**Problem to solve:** Whenever the word "same" turns up in a line below, that line should be copied.

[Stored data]

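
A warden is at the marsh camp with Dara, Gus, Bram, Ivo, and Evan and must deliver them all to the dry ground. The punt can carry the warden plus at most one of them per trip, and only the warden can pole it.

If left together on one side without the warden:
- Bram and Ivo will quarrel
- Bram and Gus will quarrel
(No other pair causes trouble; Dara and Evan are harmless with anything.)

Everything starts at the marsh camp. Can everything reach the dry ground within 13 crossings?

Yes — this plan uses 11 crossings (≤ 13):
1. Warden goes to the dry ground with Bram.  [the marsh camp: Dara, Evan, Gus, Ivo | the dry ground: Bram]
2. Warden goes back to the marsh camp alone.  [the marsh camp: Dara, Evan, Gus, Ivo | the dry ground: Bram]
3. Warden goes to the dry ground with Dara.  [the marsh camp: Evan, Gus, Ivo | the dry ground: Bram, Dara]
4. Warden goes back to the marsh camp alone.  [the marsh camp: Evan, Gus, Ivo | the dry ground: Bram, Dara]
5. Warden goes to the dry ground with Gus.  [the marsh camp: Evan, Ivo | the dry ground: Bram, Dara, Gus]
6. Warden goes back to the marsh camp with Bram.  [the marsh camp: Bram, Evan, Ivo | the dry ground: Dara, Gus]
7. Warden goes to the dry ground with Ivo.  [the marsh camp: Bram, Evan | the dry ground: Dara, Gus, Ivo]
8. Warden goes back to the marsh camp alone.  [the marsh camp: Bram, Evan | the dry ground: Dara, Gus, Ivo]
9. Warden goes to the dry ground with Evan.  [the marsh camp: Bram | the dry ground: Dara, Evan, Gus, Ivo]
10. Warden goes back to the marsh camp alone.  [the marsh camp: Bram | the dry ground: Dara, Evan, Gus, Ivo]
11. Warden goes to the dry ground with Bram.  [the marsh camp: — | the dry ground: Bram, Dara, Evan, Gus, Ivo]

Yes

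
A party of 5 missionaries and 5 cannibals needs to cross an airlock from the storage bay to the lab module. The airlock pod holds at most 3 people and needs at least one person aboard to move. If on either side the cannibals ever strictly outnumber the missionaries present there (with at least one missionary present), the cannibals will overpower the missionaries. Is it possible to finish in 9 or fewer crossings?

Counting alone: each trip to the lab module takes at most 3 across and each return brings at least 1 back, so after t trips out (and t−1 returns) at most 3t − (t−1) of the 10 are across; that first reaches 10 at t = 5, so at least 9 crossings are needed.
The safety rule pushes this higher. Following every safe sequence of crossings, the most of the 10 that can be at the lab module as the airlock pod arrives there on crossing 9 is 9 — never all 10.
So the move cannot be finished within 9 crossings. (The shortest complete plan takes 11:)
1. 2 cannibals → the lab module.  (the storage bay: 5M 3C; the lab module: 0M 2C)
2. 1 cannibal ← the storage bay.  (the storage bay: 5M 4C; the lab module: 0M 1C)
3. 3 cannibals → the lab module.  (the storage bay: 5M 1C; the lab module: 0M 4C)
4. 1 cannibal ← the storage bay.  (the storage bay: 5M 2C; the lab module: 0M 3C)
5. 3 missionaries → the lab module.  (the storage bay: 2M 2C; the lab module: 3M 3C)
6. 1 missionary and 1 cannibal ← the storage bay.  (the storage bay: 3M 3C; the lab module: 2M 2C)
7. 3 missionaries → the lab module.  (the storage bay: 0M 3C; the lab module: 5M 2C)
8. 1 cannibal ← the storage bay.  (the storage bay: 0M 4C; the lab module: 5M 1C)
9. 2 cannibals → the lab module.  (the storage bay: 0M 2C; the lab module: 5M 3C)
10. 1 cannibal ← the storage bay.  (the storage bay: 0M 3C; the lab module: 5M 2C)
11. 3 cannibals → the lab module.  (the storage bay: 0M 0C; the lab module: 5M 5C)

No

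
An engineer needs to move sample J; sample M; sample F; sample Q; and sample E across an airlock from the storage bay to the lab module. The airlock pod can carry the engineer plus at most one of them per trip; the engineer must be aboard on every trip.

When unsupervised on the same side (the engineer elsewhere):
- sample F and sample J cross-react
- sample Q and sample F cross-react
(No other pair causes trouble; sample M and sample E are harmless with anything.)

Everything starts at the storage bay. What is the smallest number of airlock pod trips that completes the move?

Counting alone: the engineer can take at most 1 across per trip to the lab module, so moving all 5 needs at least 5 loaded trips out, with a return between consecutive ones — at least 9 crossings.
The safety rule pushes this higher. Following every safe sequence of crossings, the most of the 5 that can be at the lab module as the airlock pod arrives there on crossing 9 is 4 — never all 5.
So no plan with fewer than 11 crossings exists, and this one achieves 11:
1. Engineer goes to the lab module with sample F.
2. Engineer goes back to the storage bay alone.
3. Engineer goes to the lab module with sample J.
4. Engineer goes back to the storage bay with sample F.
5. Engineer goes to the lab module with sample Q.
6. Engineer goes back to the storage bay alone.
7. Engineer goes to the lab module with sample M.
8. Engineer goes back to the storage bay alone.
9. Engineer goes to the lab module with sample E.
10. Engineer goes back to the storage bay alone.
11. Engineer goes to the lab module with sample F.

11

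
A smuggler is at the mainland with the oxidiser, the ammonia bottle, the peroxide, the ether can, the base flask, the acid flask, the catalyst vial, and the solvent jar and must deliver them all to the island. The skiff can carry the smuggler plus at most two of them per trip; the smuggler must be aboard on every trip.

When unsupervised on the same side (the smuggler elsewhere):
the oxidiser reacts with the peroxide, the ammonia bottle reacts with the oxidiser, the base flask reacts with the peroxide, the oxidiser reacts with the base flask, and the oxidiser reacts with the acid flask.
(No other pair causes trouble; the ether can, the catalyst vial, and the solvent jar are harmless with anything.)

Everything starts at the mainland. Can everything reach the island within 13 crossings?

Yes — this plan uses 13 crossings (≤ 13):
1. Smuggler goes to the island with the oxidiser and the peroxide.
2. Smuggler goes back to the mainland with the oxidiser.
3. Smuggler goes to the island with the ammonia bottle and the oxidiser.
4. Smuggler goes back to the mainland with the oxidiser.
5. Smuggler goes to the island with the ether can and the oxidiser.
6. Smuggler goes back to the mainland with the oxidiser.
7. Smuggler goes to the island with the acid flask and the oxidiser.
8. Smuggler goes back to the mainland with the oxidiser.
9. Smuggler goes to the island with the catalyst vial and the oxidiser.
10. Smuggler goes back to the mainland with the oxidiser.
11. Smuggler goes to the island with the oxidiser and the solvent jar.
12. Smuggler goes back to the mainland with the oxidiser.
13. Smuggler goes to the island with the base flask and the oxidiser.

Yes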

* * *

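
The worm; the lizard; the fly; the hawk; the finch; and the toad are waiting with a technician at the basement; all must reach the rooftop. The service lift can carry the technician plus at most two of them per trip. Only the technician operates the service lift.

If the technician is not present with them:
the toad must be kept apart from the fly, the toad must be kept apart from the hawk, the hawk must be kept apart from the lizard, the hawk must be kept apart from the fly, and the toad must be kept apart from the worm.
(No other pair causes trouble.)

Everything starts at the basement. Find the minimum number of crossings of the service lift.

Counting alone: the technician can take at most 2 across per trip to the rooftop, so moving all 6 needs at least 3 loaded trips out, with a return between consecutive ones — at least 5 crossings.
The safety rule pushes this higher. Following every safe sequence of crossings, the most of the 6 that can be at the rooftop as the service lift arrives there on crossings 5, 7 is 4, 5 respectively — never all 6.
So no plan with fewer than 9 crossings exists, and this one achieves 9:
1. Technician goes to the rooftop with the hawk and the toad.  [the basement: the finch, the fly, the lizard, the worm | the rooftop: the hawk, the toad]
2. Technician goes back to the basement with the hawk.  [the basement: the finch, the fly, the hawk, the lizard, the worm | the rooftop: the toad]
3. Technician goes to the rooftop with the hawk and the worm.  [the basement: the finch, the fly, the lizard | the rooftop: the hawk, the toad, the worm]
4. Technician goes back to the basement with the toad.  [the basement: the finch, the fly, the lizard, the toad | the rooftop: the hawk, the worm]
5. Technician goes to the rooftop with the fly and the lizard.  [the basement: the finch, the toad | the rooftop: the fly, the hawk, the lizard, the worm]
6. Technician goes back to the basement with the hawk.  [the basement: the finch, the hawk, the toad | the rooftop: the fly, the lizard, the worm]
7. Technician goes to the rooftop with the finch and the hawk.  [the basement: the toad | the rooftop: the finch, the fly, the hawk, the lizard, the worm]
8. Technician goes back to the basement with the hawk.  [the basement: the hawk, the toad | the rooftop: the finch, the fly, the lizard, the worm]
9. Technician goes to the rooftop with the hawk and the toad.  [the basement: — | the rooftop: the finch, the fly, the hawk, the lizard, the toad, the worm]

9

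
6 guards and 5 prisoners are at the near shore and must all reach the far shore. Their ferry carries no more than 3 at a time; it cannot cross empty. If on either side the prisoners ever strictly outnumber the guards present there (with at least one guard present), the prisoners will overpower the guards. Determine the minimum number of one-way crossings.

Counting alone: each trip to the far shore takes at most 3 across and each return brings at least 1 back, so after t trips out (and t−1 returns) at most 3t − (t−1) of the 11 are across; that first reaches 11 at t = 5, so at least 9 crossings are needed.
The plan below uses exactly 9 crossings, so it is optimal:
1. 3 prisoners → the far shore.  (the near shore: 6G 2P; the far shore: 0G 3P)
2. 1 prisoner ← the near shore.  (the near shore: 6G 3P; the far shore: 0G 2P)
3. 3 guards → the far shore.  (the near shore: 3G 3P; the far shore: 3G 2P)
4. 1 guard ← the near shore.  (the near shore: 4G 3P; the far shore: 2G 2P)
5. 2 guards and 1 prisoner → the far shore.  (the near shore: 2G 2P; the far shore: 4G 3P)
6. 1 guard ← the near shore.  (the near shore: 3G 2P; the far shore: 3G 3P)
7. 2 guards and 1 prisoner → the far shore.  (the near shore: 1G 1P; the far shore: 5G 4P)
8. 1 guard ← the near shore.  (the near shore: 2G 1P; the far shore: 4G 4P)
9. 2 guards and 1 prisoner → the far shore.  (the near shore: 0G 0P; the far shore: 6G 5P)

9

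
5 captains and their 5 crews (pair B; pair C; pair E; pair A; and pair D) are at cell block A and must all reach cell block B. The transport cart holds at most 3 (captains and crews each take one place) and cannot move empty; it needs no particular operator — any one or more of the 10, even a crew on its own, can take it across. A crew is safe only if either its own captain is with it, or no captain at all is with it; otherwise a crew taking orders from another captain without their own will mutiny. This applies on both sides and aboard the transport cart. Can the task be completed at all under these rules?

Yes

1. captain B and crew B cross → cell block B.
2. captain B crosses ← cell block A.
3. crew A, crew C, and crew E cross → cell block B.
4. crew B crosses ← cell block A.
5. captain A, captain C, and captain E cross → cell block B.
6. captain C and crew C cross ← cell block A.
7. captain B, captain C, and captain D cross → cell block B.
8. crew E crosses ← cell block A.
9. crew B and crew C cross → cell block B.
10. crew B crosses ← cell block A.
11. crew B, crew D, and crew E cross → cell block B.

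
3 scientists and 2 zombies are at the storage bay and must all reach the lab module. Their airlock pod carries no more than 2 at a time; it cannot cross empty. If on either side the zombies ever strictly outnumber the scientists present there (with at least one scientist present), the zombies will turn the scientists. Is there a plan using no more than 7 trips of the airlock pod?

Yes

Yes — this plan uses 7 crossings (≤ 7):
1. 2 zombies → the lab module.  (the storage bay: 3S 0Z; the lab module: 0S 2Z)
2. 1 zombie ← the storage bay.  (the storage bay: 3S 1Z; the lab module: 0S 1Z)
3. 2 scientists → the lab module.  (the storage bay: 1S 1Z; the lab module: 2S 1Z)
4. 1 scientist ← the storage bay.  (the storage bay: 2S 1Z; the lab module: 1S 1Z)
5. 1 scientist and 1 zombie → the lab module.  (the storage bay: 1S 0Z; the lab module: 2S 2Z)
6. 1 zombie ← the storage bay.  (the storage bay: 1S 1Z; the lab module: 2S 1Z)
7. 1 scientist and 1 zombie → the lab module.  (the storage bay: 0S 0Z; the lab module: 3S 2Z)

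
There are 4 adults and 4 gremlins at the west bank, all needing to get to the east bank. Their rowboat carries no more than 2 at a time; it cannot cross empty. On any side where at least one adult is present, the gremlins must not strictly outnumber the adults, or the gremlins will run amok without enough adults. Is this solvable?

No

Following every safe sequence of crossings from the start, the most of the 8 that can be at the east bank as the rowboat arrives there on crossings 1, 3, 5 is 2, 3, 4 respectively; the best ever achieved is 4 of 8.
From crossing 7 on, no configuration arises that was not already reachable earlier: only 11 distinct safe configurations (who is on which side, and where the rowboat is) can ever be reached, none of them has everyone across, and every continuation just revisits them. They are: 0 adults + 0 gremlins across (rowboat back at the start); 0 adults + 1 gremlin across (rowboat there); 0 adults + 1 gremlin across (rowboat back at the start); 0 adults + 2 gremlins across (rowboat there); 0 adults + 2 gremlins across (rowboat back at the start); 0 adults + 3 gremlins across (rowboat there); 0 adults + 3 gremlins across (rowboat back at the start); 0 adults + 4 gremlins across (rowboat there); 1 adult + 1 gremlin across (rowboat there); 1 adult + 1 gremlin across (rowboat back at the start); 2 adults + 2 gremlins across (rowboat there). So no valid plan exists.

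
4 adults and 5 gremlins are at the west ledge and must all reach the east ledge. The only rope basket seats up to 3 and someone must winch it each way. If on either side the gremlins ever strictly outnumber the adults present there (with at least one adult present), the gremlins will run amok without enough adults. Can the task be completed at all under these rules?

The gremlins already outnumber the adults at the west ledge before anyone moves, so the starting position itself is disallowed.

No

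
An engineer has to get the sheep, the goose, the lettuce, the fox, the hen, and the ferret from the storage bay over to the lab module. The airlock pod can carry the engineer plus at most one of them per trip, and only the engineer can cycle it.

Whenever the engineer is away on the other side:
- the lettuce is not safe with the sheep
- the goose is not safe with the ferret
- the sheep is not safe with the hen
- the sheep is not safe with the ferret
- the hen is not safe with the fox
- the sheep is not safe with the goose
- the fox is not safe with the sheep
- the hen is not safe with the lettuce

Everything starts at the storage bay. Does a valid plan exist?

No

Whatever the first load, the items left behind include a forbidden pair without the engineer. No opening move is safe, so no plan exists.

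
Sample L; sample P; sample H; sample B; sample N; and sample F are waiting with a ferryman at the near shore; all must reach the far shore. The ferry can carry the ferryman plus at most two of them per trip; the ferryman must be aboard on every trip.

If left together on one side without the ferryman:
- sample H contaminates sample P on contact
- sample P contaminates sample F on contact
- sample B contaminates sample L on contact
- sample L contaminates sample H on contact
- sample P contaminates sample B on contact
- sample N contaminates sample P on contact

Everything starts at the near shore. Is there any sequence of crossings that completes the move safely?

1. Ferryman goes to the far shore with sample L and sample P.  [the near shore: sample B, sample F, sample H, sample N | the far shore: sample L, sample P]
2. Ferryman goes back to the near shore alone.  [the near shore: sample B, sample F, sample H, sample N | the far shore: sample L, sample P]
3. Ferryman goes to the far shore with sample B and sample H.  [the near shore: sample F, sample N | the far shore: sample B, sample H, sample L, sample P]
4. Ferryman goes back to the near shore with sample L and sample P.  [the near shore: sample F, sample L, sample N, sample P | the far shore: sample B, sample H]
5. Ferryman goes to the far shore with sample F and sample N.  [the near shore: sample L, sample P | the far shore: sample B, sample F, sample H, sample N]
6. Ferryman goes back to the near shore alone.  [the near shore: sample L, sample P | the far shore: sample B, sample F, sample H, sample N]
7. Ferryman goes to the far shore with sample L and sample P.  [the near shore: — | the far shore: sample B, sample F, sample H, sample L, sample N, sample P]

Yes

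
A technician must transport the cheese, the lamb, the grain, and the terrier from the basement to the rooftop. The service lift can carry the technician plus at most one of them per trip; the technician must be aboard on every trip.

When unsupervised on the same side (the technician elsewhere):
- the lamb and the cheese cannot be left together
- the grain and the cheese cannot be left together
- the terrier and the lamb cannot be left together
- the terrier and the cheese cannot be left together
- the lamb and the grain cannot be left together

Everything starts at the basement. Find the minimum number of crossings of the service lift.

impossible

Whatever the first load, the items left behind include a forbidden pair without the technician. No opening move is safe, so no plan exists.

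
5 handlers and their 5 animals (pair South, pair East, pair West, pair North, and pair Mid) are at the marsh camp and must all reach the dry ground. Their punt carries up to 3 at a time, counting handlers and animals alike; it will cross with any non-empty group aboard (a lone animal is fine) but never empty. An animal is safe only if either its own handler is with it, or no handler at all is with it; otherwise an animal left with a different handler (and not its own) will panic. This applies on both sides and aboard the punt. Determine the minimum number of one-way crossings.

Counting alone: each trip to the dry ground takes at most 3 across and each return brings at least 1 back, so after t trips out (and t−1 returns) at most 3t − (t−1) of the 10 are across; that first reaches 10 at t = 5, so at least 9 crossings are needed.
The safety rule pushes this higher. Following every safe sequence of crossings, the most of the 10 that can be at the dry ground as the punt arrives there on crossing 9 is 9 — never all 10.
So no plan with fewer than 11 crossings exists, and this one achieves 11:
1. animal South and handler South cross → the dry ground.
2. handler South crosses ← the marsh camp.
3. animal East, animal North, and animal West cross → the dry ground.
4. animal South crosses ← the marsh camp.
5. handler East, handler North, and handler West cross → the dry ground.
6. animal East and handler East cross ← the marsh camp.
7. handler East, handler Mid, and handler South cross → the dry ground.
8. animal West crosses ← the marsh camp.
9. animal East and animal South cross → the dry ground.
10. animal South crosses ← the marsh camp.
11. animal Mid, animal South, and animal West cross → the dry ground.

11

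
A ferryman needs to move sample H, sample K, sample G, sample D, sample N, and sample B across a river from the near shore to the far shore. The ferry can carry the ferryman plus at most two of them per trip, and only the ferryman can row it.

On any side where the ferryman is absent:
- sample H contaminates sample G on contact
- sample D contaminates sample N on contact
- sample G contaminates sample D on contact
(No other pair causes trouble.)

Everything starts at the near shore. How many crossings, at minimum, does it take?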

**Solved exercise:**
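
When unsupervised on the same side (the engineer elsewhere):
When unsupervised on the same side (the smuggler elsewhere):
When unsupervised on the same side (the technician elsewhere):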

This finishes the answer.